>>

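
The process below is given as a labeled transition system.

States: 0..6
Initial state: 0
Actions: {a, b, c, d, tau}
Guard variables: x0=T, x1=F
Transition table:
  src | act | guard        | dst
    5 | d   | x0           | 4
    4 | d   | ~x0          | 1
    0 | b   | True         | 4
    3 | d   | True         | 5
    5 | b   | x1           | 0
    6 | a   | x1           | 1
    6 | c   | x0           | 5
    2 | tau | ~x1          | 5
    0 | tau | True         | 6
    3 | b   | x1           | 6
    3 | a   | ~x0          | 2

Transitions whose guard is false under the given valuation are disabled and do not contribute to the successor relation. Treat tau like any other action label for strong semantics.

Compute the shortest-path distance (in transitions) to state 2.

Answer: UNREACHABLE

Trace:
Breadth-first toward 2:
  depth 0: {0}
  depth 1: {4,6}
  depth 2: {5}
2 never appears.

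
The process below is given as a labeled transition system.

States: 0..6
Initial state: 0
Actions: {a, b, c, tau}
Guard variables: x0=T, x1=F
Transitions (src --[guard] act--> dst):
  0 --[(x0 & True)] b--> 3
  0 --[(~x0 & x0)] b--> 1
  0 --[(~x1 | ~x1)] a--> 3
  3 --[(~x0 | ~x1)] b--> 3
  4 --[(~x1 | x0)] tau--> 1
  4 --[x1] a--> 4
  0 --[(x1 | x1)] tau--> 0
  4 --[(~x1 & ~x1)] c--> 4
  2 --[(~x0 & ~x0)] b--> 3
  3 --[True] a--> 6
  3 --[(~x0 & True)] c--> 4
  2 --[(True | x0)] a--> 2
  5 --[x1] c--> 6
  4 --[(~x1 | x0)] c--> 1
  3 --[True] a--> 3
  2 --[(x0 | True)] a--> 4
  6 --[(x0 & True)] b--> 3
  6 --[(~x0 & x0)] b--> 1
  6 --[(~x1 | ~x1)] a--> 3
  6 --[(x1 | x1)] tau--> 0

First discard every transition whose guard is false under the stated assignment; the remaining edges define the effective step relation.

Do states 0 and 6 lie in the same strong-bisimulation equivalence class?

Answer: BISIMILAR

Trace:
Bisimulation quotient by refinement:
  P[0] = {{0,1,2,3,4,5,6}}
  P[1] = {{0,3,6},{1,5},{2},{4}}
Fixed point at round 2; 4 class(es).
0∈{0,3,6}, 6∈{0,3,6}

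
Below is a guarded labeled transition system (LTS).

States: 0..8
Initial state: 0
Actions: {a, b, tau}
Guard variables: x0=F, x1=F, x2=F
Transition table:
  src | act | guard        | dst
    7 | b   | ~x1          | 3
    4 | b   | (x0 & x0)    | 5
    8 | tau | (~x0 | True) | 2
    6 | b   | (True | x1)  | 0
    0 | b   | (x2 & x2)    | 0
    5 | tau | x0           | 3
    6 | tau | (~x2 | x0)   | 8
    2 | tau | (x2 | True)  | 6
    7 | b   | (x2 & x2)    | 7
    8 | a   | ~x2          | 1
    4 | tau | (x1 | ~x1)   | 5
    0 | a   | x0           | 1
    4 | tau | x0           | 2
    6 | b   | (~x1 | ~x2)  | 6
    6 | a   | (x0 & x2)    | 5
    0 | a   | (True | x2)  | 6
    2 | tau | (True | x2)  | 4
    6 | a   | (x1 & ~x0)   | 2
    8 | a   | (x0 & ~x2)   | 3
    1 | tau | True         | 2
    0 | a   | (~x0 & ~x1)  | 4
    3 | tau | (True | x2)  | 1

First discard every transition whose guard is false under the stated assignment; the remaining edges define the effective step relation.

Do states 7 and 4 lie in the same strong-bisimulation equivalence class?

Answer: NOT BISIMILAR

Working:
Bisimulation quotient by refinement:
  round 0: {{0,1,2,3,4,5,6,7,8}}
  round 1: {{0},{1,2,3,4},{5},{6},{7},{8}}
  round 2: {{0},{1,3},{2},{4},{5},{6},{7},{8}}
  round 3: {{0},{1},{2},{3},{4},{5},{6},{7},{8}}
9 equivalence class(es) (converged in 4)
[7]={7}  [4]={4}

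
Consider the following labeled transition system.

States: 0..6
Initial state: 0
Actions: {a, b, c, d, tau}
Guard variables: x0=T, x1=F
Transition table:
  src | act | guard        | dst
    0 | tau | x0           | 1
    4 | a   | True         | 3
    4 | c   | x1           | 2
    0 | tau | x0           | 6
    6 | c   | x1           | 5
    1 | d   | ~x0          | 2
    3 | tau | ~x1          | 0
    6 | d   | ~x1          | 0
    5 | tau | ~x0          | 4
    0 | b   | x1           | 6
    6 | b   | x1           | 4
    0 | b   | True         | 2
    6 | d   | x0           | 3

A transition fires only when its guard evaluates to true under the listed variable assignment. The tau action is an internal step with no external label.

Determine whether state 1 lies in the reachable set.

Guard filter leaves 7 enabled edge(s).
Layer 0: {0}
Layer 1: {1,2,6}  cumulative {0,1,2,6}
Layer 2: {3}  cumulative {0,1,2,3,6}
R = {0,1,2,3,6}
witness 1: tau

Answer: REACHABLE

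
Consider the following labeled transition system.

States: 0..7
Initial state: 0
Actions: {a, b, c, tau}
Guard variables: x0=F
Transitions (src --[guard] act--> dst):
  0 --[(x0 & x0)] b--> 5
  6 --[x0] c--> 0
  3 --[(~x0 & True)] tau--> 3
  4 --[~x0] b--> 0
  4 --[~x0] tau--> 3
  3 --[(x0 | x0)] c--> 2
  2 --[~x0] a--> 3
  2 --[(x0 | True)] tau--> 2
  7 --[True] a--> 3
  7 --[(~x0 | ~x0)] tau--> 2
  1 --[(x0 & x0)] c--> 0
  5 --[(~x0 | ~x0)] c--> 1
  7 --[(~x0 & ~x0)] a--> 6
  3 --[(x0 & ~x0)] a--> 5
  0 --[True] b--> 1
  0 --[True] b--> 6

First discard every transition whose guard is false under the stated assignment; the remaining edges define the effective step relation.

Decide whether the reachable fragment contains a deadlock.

Reachable = {0,1,6}
  0: b→1  b→6  [deg 2]
  1: ∅  [STUCK]
  6: ∅  [STUCK]
trace reaching 1: b

Answer: DEADLOCK at state 1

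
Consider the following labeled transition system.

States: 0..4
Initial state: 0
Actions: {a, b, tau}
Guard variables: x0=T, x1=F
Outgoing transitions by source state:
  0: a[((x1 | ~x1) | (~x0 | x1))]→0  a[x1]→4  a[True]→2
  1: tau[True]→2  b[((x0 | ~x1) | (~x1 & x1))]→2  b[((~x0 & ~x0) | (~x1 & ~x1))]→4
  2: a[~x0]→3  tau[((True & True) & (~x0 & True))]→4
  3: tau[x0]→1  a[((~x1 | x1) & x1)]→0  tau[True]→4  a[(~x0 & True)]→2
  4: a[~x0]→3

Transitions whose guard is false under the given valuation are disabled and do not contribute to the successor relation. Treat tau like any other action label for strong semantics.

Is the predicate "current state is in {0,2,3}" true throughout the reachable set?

Allowed set {0,2,3}
R = {0,2}
  0: ✓
  2: ✓

Answer: INVARIANT HOLDS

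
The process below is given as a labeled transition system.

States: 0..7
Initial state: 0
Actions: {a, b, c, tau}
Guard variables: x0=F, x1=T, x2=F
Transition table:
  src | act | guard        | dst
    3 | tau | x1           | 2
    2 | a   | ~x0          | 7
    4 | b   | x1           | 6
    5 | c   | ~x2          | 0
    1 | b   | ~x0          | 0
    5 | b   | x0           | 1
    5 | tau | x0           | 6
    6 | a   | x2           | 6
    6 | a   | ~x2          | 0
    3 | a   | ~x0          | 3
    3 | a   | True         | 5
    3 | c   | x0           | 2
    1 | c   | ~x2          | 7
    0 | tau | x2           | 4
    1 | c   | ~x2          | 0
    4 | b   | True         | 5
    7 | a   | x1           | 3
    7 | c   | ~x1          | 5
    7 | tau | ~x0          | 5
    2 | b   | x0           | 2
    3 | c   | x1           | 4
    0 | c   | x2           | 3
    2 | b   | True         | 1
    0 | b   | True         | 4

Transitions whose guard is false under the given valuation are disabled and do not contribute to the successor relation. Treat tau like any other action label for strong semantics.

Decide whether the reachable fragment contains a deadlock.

Reach set: {0,4,5,6}
  0: b→4  [1 out]
  4: b→5  b→6  [2 out]
  5: c→0  [1 out]
  6: a→0  [1 out]

Answer: DEADLOCK-FREE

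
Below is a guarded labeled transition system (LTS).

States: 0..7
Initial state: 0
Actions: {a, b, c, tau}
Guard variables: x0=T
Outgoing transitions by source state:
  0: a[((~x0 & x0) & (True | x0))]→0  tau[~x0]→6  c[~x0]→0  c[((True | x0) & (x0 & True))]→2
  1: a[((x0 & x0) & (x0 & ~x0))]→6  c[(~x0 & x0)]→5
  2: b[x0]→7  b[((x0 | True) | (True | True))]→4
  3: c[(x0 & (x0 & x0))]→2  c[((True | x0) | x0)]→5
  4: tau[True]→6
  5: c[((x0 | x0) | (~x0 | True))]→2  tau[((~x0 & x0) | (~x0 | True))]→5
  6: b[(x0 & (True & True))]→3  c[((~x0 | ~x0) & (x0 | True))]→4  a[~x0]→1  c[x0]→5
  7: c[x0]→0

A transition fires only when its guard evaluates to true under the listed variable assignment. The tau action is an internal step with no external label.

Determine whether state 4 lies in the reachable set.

After dropping false guards: 11 live edges.
L0 = {0}
L1 = {2}  total {0,2}
L2 = {4,7}  total {0,2,4,7}
L3 = {6}  total {0,2,4,6,7}
L4 = {3,5}  total {0,2,3,4,5,6,7}
R = {0,2,3,4,5,6,7}
Path to 4: c·b

Answer: REACHABLE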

<<

> Work required
Set down, exactly and only, the lines running from the one holding "6: b[(x0 & (True" through the end of the records above, both ends included.

> Result of the exercise
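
  6: b[(x0 & (True & True))]→3  c[((~x0 | ~x0) & (x0 | True))]→4  a[~x0]→1  c[x0]→5
  7: c[x0]→0

A transition fires only when its guard evaluates to true under the listed variable assignment. The tau action is an internal step with no external label.

Determine whether state 4 lies in the reachable set.

After dropping false guards: 11 live edges.
L0 = {0}
L1 = {2}  total {0,2}
L2 = {4,7}  total {0,2,4,7}
L3 = {6}  total {0,2,4,6,7}
L4 = {3,5}  total {0,2,3,4,5,6,7}
R = {0,2,3,4,5,6,7}
Path to 4: c·b

Answer: REACHABLE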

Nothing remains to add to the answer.